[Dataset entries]
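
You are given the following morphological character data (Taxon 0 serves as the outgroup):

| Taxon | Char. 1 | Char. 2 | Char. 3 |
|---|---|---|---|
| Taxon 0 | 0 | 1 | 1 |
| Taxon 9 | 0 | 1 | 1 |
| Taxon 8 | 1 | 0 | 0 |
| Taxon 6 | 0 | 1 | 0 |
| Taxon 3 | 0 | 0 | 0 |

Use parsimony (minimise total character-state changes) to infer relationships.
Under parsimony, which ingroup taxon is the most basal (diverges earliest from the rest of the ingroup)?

Taxon 9

Character polarity is set by the outgroup: the derived state is whichever differs from the outgroup's state, so for Char. 2, Char. 3 the derived state is '0', and for the remaining characters it is '1'.
Char. 1: derived state '1' in Taxon 8 only — an autapomorphy, so it tells us nothing about relationships among taxa.
Only Taxon 3 and Taxon 8 show the derived state '0' for Char. 2, supporting them as a clade.
Char. 3 (derived state '0') is shared by Taxon 3, Taxon 6, and Taxon 8 — a synapomorphy uniting that clade.
Most parsimonious ingroup topology: (Taxon 9,((Taxon 8,Taxon 3),Taxon 6)).
Taxon 9 is sister to the clade containing all other ingroup taxa, so it is the earliest-diverging (most basal) ingroup lineage.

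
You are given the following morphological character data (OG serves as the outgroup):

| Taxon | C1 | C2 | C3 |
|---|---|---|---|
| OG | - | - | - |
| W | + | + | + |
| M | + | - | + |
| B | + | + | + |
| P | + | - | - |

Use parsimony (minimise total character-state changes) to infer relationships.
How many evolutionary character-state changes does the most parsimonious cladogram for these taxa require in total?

The outgroup has state '-' for every character, so '+' is the derived state throughout.
C1 (derived state '+') is shared by all ingroup taxa — unites the whole ingroup.
C2: derived state '+' in B and W only — synapomorphy for {B, W}.
Only B, M, and W show the derived state '+' for C3, supporting them as a clade.
Most parsimonious ingroup topology: (((W,B),M),P).
Changes per character on this tree: C1: 1; C2: 1; C3: 1.
Total = 3.

3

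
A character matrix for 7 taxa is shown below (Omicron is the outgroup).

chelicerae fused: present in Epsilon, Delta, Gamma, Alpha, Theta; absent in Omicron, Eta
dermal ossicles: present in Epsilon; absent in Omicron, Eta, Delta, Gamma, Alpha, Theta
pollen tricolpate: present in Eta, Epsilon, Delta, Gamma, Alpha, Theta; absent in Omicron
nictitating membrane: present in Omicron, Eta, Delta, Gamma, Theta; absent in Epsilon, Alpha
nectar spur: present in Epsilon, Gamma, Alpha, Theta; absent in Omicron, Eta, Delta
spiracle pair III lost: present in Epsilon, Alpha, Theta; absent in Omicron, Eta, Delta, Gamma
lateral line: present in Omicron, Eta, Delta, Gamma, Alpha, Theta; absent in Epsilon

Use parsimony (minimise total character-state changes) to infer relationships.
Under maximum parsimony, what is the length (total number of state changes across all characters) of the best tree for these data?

7

Character polarity is set by the outgroup: the derived state is whichever differs from the outgroup's state, so for nictitating membrane, lateral line the derived state is 'absent', and for the remaining characters it is 'present'.
chelicerae fused (derived state 'present') is shared by Alpha, Delta, Epsilon, Gamma, and Theta — a synapomorphy uniting that clade.
dermal ossicles: derived state 'present' in Epsilon only — an autapomorphy, so it tells us nothing about relationships among taxa.
pollen tricolpate (derived state 'present') is shared by all ingroup taxa — unites the whole ingroup.
Only Alpha and Epsilon show the derived state 'absent' for nictitating membrane, supporting them as a clade.
nectar spur (derived state 'present') is shared by Alpha, Epsilon, Gamma, and Theta — a synapomorphy uniting that clade.
spiracle pair III lost: derived state 'present' in Alpha, Epsilon, and Theta only — synapomorphy for {Alpha, Epsilon, Theta}.
lateral line: derived state 'absent' in Epsilon only — an autapomorphy, so it tells us nothing about relationships among taxa.
Most parsimonious ingroup topology: (Eta,((((Epsilon,Alpha),Theta),Gamma),Delta)).
Changes per character on this tree: chelicerae fused: 1; dermal ossicles: 1; pollen tricolpate: 1; nictitating membrane: 1; nectar spur: 1; spiracle pair III lost: 1; lateral line: 1.
Total = 7.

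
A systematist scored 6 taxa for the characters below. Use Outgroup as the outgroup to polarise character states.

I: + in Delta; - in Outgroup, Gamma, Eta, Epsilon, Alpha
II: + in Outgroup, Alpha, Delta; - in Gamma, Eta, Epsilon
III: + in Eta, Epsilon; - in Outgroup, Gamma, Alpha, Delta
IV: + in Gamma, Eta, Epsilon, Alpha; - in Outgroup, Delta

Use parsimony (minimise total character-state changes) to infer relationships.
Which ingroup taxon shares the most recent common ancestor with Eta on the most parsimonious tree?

Character polarity is set by the outgroup: the derived state is whichever differs from the outgroup's state, so for II the derived state is '-', and for the remaining characters it is '+'.
I: derived state '+' in Delta only — an autapomorphy, so it tells us nothing about relationships among taxa.
II (derived state '-') is shared by Epsilon, Eta, and Gamma — a synapomorphy uniting that clade.
Only Epsilon and Eta show the derived state '+' for III, supporting them as a clade.
Only Alpha, Epsilon, Eta, and Gamma show the derived state '+' for IV, supporting them as a clade.
Most parsimonious ingroup topology: (((Gamma,(Eta,Epsilon)),Alpha),Delta).
Eta and Epsilon form a cherry on this tree, so they are sister taxa.

Epsilon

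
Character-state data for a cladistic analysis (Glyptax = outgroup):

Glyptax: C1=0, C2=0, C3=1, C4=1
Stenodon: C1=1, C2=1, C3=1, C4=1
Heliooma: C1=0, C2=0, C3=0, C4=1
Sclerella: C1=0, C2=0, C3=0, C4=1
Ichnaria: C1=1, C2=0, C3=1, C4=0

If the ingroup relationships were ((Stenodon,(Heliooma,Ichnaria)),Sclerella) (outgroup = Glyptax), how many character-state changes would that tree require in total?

Map each character onto ((Stenodon,(Heliooma,Ichnaria)),Sclerella) (rooted by Glyptax) and count the minimum state changes it requires (Fitch parsimony):
C1: 2; C2: 1; C3: 2; C4: 1.
Total tree length = 6.

6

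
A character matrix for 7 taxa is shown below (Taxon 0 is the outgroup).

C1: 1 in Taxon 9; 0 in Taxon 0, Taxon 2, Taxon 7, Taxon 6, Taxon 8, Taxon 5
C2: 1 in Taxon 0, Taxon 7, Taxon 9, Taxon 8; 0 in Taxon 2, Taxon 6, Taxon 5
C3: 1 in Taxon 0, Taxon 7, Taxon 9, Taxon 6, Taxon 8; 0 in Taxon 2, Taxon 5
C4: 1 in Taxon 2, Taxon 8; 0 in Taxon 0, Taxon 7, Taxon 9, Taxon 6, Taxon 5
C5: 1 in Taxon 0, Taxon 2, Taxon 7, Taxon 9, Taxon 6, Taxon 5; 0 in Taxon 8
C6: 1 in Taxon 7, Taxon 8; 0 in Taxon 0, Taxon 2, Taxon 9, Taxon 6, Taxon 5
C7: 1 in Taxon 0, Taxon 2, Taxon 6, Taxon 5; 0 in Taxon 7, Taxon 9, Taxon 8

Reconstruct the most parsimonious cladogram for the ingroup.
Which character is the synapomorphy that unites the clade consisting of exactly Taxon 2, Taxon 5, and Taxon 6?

Character polarity is set by the outgroup: the derived state is whichever differs from the outgroup's state, so for C2, C3, C5, C7 the derived state is '0', and for the remaining characters it is '1'.
C1 (derived state '1') is unique to Taxon 9 (autapomorphy; uninformative for grouping).
C2: derived state '0' in Taxon 2, Taxon 5, and Taxon 6 only — synapomorphy for {Taxon 2, Taxon 5, Taxon 6}.
Only Taxon 2 and Taxon 5 show the derived state '0' for C3, supporting them as a clade.
C4 groups Taxon 2 and Taxon 8, which is incompatible with the clades supported by the remaining characters; treating it as convergent (homoplasy) costs fewer steps than any alternative tree.
C5 (derived state '0') is unique to Taxon 8 (autapomorphy; uninformative for grouping).
C6 (derived state '1') is shared by Taxon 7 and Taxon 8 — a synapomorphy uniting that clade.
Only Taxon 7, Taxon 8, and Taxon 9 show the derived state '0' for C7, supporting them as a clade.
Most parsimonious ingroup topology: (((Taxon 2,Taxon 5),Taxon 6),((Taxon 7,Taxon 8),Taxon 9)).
The clade {Taxon 2, Taxon 5, Taxon 6} is supported by C2: its derived state '0' occurs in exactly those taxa and in no other taxon (including the outgroup).

C2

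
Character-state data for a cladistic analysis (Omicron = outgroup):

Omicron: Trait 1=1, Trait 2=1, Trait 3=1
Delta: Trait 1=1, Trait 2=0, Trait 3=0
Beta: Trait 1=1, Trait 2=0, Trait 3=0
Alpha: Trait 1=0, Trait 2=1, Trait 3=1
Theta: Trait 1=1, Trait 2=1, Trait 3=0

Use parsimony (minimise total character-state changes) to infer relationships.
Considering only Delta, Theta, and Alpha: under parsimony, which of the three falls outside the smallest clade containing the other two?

Alpha

The outgroup has state '1' for every character, so '0' is the derived state throughout.
Trait 1 (derived state '0') is unique to Alpha (autapomorphy; uninformative for grouping).
Only Beta and Delta show the derived state '0' for Trait 2, supporting them as a clade.
Trait 3 (derived state '0') is shared by Beta, Delta, and Theta — a synapomorphy uniting that clade.
Most parsimonious ingroup topology: (((Delta,Beta),Theta),Alpha).
Theta and Delta share a more recent common ancestor with each other than either does with Alpha, so Alpha is the least closely related of the three.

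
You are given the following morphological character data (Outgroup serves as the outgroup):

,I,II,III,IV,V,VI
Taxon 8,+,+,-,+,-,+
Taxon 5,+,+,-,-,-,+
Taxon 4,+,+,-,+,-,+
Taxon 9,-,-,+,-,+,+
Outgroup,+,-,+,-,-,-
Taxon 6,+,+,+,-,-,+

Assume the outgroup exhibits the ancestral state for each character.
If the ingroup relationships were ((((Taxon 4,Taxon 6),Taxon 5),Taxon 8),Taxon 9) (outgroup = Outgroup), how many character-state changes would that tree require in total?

Map each character onto ((((Taxon 4,Taxon 6),Taxon 5),Taxon 8),Taxon 9) (rooted by Outgroup) and count the minimum state changes it requires (Fitch parsimony):
I: 1; II: 1; III: 2; IV: 2; V: 1; VI: 1.
Total tree length = 8.

8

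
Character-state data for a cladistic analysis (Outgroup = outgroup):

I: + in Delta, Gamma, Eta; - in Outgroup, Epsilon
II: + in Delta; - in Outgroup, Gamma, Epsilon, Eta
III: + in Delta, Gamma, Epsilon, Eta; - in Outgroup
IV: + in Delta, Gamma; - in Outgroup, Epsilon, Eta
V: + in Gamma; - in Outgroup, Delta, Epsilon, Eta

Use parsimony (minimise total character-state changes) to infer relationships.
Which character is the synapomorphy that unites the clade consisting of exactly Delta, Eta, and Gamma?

I

The outgroup has state '-' for every character, so '+' is the derived state throughout.
I: derived state '+' in Delta, Eta, and Gamma only — synapomorphy for {Delta, Eta, Gamma}.
II: derived state '+' in Delta only — an autapomorphy, so it tells us nothing about relationships among taxa.
III (derived state '+') is shared by all ingroup taxa — unites the whole ingroup.
Only Delta and Gamma show the derived state '+' for IV, supporting them as a clade.
V: derived state '+' in Gamma only — an autapomorphy, so it tells us nothing about relationships among taxa.
Most parsimonious ingroup topology: (((Delta,Gamma),Eta),Epsilon).
The clade {Delta, Eta, Gamma} is supported by I: its derived state '+' occurs in exactly those taxa and in no other taxon (including the outgroup).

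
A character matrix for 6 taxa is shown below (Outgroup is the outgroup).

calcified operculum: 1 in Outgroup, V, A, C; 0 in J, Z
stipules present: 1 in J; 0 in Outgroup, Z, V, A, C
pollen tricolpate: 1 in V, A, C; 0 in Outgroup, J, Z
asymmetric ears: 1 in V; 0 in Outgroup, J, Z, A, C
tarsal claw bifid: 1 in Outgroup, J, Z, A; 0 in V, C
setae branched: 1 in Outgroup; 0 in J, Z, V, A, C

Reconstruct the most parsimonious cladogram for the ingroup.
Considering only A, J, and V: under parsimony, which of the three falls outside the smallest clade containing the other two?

J

Character polarity is set by the outgroup: the derived state is whichever differs from the outgroup's state, so for calcified operculum, tarsal claw bifid, setae branched the derived state is '0', and for the remaining characters it is '1'.
calcified operculum (derived state '0') is shared by J and Z — a synapomorphy uniting that clade.
stipules present: derived state '1' in J only — an autapomorphy, so it tells us nothing about relationships among taxa.
Only A, C, and V show the derived state '1' for pollen tricolpate, supporting them as a clade.
asymmetric ears (derived state '1') is unique to V (autapomorphy; uninformative for grouping).
Only C and V show the derived state '0' for tarsal claw bifid, supporting them as a clade.
All ingroup taxa share the derived state '0' for setae branched; it defines the ingroup but does not resolve relationships within it.
Most parsimonious ingroup topology: ((J,Z),((V,C),A)).
V and A share a more recent common ancestor with each other than either does with J, so J is the least closely related of the three.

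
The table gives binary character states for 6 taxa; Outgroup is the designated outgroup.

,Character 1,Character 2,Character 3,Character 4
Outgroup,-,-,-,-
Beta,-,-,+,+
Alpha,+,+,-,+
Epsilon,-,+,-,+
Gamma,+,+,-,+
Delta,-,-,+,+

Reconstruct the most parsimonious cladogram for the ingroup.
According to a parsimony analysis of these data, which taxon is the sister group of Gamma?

Alpha

The outgroup has state '-' for every character, so '+' is the derived state throughout.
Character 1: derived state '+' in Alpha and Gamma only — synapomorphy for {Alpha, Gamma}.
Only Alpha, Epsilon, and Gamma show the derived state '+' for Character 2, supporting them as a clade.
Character 3 (derived state '+') is shared by Beta and Delta — a synapomorphy uniting that clade.
Character 4 (derived state '+') is shared by all ingroup taxa — unites the whole ingroup.
Most parsimonious ingroup topology: ((Beta,Delta),((Alpha,Gamma),Epsilon)).
Gamma and Alpha form a cherry on this tree, so they are sister taxa.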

▶ **Problem description**
Every line above with the string "states" in it should be copied into the answer.

▶ **Output**
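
A systematist scored 6 taxa for the characters below. Use Outgroup as the outgroup to polarise character states.
The table gives binary character states for 6 taxa; Outgroup is the designated outgroup.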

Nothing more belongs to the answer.